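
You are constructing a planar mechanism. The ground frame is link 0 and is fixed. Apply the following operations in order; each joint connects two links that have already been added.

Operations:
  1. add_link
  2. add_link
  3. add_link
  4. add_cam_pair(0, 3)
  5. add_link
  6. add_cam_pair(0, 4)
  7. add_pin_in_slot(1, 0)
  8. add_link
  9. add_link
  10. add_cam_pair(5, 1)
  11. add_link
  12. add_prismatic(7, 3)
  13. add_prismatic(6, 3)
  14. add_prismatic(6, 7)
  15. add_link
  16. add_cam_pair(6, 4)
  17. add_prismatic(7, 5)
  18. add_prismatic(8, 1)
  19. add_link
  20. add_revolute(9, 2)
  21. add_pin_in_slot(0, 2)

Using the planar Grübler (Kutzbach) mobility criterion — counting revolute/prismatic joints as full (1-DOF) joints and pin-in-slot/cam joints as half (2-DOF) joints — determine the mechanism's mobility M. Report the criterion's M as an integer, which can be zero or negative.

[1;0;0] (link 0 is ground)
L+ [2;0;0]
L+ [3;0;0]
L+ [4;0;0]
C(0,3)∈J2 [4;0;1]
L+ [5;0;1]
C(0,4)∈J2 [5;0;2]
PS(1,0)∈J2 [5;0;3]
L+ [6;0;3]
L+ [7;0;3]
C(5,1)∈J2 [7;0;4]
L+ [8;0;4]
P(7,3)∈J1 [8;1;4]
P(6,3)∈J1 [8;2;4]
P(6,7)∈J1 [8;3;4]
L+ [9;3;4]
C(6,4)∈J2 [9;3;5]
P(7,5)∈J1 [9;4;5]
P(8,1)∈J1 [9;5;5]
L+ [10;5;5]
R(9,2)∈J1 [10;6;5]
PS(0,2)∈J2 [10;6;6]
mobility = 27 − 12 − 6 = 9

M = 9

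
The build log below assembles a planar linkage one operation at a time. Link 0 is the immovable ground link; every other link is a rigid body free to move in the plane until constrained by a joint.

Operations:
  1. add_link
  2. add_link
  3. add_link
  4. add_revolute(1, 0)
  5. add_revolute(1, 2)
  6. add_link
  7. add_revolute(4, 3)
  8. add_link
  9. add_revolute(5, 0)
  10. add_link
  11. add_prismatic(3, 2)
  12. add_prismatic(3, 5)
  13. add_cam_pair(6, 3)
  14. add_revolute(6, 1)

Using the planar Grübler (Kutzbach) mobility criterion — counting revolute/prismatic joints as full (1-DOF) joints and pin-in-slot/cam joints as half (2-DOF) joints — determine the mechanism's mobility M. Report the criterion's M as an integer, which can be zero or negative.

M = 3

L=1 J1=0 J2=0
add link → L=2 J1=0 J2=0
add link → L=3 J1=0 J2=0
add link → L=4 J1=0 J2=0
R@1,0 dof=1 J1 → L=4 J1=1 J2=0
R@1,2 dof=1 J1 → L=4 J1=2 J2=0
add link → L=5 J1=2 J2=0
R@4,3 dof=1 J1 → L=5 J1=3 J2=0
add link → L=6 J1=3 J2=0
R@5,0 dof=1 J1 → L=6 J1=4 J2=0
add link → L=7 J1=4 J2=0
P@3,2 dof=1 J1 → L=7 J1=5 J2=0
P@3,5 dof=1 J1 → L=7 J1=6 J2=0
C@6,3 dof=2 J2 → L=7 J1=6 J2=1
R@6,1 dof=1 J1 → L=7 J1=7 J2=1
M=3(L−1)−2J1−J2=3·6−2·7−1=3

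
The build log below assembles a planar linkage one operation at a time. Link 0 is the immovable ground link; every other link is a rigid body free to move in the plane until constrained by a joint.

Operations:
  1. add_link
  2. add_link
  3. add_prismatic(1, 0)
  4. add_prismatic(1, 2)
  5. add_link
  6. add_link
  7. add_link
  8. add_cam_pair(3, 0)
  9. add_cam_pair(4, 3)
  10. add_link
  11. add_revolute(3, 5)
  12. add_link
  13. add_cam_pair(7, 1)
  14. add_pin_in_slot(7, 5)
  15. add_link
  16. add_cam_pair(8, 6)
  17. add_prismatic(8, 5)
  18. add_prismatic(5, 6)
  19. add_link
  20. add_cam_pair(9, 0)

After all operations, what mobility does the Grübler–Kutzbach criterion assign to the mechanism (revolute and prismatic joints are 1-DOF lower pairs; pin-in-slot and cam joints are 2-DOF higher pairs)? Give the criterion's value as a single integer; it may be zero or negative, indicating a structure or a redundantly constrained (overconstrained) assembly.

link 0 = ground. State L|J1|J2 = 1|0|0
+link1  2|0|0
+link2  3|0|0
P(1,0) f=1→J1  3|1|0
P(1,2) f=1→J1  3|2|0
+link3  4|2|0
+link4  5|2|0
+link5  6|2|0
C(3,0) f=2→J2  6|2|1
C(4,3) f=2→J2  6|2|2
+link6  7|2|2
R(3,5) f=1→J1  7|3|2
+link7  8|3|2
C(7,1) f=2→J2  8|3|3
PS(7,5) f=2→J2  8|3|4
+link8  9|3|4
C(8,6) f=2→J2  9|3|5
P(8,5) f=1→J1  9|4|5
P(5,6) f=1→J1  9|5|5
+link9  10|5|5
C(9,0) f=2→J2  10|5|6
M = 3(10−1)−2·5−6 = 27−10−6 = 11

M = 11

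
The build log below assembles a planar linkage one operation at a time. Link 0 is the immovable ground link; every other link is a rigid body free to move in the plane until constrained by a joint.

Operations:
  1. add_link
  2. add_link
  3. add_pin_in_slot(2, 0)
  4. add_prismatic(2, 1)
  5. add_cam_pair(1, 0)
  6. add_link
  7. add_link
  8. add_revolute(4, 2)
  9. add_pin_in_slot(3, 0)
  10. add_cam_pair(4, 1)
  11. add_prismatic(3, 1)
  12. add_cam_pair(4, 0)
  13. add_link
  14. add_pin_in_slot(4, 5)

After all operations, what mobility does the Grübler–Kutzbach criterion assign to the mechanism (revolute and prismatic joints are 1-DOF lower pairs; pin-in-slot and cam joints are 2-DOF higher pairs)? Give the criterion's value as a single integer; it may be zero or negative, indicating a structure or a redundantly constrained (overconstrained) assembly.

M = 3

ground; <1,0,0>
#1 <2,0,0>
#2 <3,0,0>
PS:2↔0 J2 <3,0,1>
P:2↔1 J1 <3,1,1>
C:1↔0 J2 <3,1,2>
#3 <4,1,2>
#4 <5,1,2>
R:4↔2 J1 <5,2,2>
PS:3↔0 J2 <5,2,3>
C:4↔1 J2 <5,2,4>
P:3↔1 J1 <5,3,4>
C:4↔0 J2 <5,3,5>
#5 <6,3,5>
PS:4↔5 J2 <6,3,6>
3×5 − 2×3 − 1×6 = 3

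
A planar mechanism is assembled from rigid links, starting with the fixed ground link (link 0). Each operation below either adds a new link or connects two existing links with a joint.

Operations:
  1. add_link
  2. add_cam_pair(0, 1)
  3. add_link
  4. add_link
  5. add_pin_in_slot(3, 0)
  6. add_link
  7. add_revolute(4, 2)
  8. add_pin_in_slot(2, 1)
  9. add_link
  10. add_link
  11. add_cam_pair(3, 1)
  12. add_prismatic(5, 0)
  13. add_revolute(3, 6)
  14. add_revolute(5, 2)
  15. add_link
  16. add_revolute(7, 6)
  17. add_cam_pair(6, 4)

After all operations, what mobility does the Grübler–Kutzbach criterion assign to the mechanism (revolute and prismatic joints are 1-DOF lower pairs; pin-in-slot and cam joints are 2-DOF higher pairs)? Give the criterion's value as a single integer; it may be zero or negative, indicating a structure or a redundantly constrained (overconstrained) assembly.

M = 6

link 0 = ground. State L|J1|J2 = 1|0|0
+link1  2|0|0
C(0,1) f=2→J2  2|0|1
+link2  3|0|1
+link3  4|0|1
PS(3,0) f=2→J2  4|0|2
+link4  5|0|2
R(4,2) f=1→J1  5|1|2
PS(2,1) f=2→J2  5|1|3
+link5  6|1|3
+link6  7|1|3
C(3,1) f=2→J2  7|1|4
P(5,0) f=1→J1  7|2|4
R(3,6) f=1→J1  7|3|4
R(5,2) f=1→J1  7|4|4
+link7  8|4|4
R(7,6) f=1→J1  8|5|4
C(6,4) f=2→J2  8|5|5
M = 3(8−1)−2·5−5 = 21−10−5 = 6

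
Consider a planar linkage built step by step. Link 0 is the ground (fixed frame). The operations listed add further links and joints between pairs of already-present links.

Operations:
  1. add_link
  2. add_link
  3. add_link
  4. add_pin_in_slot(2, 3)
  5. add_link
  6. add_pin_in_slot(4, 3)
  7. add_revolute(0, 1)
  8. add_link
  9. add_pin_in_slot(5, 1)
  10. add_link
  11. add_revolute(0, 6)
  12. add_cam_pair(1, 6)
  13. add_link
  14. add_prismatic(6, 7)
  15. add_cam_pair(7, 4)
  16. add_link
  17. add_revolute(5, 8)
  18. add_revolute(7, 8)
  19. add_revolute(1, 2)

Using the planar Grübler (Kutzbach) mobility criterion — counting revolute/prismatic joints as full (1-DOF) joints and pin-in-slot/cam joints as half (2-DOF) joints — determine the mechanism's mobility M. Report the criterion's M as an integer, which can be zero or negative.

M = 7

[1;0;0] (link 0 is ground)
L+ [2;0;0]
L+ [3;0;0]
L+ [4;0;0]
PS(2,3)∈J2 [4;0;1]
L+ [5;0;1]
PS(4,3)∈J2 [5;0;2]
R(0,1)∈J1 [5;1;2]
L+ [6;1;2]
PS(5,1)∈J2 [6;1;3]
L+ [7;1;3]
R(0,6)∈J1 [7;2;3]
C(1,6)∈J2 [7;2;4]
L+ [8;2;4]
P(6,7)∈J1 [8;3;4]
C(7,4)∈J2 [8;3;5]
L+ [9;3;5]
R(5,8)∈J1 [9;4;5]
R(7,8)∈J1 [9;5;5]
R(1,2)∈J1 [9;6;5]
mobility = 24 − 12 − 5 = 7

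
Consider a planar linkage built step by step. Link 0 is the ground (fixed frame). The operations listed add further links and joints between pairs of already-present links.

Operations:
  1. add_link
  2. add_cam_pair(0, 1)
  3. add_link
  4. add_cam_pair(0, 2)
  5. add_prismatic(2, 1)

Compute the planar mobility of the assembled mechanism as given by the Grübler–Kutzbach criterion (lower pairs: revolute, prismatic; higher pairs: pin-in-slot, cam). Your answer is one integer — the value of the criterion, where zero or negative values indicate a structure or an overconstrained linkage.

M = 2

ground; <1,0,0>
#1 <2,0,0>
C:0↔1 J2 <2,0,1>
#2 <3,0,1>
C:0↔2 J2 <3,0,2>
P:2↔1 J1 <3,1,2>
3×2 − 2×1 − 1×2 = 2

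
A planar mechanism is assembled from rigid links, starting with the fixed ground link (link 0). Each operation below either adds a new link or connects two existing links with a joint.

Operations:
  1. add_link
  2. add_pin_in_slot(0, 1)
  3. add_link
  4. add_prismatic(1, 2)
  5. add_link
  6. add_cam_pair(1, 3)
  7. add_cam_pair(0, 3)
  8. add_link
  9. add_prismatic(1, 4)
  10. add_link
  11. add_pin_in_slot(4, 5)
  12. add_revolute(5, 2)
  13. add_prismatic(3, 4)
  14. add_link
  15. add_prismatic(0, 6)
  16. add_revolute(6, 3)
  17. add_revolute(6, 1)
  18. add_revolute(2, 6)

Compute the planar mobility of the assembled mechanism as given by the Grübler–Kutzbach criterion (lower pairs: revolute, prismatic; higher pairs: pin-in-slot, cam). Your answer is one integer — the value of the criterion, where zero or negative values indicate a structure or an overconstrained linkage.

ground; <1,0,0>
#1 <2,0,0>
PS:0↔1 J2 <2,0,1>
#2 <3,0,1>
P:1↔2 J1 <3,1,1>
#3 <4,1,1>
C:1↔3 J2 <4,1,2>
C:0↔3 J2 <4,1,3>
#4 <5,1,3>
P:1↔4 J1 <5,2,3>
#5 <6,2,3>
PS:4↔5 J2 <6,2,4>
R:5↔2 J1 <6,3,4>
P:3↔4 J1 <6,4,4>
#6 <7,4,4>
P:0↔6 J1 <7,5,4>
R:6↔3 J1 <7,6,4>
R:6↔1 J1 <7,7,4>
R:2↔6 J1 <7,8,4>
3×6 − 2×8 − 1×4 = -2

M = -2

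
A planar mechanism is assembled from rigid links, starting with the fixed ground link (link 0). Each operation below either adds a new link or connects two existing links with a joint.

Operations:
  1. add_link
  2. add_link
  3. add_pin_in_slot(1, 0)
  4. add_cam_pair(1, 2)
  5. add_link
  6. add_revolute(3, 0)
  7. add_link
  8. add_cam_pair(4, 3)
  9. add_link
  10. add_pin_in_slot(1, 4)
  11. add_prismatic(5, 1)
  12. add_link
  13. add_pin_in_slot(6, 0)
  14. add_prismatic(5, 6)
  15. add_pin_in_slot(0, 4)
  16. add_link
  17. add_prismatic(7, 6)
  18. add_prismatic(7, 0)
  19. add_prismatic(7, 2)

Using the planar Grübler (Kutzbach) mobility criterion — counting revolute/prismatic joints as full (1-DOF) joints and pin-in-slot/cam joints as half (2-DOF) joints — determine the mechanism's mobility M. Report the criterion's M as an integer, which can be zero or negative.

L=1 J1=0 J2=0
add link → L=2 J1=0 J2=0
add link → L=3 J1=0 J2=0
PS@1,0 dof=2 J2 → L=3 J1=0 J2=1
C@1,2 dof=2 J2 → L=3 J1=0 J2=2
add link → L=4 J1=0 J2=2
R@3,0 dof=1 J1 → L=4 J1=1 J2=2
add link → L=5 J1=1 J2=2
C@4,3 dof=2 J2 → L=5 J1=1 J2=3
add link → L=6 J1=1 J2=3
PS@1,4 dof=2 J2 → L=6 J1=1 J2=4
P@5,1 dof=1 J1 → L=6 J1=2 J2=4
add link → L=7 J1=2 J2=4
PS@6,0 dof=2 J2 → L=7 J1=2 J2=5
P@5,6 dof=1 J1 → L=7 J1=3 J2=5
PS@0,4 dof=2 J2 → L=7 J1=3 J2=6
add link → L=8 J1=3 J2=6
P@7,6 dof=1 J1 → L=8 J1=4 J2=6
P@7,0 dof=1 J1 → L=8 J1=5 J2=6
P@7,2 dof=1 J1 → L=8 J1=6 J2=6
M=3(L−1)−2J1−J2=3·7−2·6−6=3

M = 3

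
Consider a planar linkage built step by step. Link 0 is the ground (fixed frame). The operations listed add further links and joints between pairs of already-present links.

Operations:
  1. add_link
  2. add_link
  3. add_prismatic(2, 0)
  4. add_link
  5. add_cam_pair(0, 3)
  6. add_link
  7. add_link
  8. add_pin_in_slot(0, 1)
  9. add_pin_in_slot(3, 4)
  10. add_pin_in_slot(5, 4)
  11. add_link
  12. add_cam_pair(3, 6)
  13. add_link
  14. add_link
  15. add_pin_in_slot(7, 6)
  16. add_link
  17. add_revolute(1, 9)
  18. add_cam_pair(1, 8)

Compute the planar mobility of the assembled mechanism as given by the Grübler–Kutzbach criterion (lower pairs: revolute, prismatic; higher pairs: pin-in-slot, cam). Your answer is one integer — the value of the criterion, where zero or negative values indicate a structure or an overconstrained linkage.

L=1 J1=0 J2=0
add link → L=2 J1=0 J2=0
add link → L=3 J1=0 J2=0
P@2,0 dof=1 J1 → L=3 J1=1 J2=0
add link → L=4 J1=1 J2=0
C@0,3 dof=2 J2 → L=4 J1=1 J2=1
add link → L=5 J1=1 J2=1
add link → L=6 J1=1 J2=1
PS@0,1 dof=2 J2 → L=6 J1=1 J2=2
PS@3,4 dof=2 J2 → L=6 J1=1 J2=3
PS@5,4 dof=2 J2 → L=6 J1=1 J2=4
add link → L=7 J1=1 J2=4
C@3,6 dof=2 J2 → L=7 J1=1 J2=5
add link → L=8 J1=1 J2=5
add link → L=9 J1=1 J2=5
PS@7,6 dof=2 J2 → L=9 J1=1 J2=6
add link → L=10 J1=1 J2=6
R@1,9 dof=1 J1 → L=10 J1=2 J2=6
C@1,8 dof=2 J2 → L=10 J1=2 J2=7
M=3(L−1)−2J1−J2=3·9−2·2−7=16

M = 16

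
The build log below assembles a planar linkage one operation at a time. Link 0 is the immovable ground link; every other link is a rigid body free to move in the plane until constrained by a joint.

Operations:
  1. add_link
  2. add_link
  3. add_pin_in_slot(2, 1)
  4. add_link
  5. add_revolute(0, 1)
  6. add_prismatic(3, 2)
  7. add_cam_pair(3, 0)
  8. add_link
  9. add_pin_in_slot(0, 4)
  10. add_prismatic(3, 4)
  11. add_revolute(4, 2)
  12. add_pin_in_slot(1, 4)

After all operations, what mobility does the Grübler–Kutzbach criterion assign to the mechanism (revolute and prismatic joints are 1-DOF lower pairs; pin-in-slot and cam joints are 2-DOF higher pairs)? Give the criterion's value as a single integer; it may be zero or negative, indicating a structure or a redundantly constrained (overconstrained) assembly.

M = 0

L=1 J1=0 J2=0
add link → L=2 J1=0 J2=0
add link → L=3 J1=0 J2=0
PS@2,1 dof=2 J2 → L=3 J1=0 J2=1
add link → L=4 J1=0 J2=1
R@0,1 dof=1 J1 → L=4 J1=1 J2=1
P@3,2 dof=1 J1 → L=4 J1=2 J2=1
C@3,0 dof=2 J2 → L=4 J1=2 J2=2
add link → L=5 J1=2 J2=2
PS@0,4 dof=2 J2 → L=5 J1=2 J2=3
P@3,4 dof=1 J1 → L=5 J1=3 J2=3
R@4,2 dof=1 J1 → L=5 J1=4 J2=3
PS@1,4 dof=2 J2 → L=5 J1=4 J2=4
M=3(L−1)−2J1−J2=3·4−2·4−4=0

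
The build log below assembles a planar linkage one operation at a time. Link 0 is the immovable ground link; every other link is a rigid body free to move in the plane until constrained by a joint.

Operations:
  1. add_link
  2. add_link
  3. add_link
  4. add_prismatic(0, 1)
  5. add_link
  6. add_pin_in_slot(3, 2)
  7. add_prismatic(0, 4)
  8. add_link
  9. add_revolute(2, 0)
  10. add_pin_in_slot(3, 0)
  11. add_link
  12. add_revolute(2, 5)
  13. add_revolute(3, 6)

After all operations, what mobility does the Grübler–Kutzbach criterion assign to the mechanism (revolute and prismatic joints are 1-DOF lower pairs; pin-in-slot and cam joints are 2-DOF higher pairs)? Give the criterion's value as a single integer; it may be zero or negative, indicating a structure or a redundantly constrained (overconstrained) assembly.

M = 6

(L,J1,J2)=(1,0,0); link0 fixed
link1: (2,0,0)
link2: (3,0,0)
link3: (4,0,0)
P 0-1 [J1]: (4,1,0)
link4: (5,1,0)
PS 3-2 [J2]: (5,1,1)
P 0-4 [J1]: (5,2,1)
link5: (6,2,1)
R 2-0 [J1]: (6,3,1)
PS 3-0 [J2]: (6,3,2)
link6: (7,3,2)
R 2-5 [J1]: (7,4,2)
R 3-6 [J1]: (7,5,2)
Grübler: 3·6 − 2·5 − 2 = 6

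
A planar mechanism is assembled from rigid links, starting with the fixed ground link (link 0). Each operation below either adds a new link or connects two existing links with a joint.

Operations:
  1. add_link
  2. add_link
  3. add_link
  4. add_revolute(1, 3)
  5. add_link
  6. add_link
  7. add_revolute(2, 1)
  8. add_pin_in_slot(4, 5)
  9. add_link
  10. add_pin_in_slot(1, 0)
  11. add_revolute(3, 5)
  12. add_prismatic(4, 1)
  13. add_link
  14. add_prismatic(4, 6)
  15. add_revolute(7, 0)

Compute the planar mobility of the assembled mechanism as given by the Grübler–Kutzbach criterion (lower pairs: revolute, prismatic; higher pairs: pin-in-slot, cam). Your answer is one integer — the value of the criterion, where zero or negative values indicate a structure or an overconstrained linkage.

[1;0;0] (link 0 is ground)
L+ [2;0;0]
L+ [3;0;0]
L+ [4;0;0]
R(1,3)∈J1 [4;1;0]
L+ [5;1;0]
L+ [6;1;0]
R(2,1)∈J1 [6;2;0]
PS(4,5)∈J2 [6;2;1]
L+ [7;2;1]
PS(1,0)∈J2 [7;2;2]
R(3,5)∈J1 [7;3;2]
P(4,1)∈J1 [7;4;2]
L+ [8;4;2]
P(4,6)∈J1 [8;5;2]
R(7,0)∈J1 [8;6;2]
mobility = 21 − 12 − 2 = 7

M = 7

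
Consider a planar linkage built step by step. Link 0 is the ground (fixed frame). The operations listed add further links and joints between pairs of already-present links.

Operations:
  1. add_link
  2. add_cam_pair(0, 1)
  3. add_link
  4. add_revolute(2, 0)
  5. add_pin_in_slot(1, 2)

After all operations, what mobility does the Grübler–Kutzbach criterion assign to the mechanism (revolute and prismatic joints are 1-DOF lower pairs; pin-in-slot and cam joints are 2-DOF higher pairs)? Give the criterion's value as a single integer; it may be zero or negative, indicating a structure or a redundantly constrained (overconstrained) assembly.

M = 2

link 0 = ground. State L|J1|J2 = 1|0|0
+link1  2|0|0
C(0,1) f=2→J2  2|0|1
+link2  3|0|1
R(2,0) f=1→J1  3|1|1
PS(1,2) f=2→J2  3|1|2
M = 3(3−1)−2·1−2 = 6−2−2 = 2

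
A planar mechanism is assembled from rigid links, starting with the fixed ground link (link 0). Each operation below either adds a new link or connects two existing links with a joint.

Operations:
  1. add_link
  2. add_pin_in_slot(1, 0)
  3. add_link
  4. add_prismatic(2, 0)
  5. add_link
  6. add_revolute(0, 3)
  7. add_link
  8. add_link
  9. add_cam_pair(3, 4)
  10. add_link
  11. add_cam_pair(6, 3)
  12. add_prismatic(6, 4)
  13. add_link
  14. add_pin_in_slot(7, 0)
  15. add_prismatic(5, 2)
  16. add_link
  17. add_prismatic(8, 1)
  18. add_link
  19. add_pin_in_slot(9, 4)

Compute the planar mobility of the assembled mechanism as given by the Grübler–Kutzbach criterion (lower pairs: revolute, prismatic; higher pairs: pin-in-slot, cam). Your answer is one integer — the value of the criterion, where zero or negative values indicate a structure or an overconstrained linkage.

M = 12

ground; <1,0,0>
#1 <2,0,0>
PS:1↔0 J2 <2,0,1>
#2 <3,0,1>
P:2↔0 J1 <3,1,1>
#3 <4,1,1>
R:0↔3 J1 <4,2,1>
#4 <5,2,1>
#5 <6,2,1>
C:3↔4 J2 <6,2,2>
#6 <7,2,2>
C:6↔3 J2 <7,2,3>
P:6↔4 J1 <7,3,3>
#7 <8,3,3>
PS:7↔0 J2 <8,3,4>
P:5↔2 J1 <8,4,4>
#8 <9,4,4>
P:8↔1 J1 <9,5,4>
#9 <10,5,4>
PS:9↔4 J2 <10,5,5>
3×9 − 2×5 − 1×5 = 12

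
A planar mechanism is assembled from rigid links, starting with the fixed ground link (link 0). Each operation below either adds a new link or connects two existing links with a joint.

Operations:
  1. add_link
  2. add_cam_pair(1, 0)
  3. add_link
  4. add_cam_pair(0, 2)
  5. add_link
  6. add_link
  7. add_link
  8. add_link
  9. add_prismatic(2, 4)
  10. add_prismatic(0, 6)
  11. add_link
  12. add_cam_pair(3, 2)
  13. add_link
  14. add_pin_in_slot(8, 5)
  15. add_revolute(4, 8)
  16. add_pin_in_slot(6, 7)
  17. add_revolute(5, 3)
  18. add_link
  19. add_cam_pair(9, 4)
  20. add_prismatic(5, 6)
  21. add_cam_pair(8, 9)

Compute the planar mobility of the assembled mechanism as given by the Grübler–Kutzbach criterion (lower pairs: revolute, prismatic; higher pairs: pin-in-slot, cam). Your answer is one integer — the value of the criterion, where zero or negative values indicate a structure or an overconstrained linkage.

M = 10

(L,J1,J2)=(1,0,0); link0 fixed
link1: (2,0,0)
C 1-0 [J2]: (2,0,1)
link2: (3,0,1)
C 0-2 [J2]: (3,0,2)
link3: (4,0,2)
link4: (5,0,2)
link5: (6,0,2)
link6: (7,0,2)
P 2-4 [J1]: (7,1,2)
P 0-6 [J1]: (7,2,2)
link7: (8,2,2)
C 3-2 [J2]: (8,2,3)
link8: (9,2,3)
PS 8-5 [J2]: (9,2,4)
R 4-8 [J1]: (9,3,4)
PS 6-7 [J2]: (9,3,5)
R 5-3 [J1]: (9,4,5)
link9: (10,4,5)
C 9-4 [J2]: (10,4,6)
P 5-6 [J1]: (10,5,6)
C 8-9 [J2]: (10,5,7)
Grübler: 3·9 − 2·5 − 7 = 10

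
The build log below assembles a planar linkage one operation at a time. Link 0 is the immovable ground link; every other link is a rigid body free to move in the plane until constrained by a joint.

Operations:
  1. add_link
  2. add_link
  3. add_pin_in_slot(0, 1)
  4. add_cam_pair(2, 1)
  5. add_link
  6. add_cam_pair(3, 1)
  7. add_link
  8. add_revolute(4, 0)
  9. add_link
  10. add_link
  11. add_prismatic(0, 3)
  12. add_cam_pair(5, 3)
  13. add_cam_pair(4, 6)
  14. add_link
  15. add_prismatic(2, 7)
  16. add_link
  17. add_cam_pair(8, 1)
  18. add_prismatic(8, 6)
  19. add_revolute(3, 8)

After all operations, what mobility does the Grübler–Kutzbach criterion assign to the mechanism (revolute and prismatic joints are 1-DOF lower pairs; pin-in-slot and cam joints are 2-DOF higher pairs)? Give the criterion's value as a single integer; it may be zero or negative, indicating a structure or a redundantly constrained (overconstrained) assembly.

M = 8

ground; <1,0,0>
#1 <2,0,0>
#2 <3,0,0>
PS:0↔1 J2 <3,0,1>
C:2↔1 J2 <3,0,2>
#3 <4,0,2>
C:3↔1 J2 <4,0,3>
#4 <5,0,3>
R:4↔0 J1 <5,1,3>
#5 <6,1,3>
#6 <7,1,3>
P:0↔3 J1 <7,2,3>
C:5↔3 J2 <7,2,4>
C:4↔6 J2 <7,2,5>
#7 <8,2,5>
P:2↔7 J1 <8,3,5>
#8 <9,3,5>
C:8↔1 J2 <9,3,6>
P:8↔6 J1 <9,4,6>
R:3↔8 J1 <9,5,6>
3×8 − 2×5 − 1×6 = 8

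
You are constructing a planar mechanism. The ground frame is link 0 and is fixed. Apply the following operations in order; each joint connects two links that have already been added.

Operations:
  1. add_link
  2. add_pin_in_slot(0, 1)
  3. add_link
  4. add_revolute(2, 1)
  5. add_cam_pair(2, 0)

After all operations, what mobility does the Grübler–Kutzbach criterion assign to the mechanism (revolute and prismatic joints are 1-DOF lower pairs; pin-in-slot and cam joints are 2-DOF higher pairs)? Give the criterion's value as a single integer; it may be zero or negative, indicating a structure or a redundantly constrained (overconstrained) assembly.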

........

Work task
Emit an exact copy of the lines spanning the start of the records to the line containing "14. add_revolute(6, 1)", inclusive, and no other output.

Exercise result
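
You are constructing a planar mechanism. The ground frame is link 0 and is fixed. Apply the following operations in order; each joint connects two links that have already been added.

Operations:
  1. add_link
  2. add_link
  3. add_link
  4. add_cam_pair(0, 3)
  5. add_link
  6. add_cam_pair(0, 4)
  7. add_pin_in_slot(1, 0)
  8. add_link
  9. add_link
  10. add_cam_pair(5, 1)
  11. add_link
  12. add_prismatic(7, 3)
  13. add_prismatic(6, 3)
  14. add_prismatic(6, 7)
  15. add_link
  16. add_cam_pair(6, 4)
  17. add_prismatic(7, 5)
  18. add_prismatic(8, 1)
  19. add_link
  20. add_revolute(9, 2)
  21. add_pin_in_slot(0, 2)

Using the planar Grübler (Kutzbach) mobility criterion — counting revolute/prismatic joints as full (1-DOF) joints and pin-in-slot/cam joints as half (2-DOF) joints — determine the mechanism's mobility M. Report the criterion's M as an integer, which can be zero or negative.

[1;0;0] (link 0 is ground)
L+ [2;0;0]
L+ [3;0;0]
L+ [4;0;0]
C(0,3)∈J2 [4;0;1]
L+ [5;0;1]
C(0,4)∈J2 [5;0;2]
PS(1,0)∈J2 [5;0;3]
L+ [6;0;3]
L+ [7;0;3]
C(5,1)∈J2 [7;0;4]
L+ [8;0;4]
P(7,3)∈J1 [8;1;4]
P(6,3)∈J1 [8;2;4]
P(6,7)∈J1 [8;3;4]
L+ [9;3;4]
C(6,4)∈J2 [9;3;5]
P(7,5)∈J1 [9;4;5]
P(8,1)∈J1 [9;5;5]
L+ [10;5;5]
R(9,2)∈J1 [10;6;5]
PS(0,2)∈J2 [10;6;6]
mobility = 27 − 12 − 6 = 9

M = 9

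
The build log below assembles a planar linkage one operation at a time. Link 0 is the immovable ground link; every other link is a rigid body free to move in the plane until constrained by a joint.

Operations:
  1. add_link
  2. add_link
  3. add_link
  4. add_revolute(1, 0)
  5. add_revolute(1, 2)
  6. add_link
  7. add_revolute(4, 3)
  8. add_link
  9. add_revolute(5, 0)
  10. add_link
  11. add_prismatic(3, 2)
  12. add_prismatic(3, 5)
  13. add_cam_pair(6, 3)
  14. add_revolute(6, 1)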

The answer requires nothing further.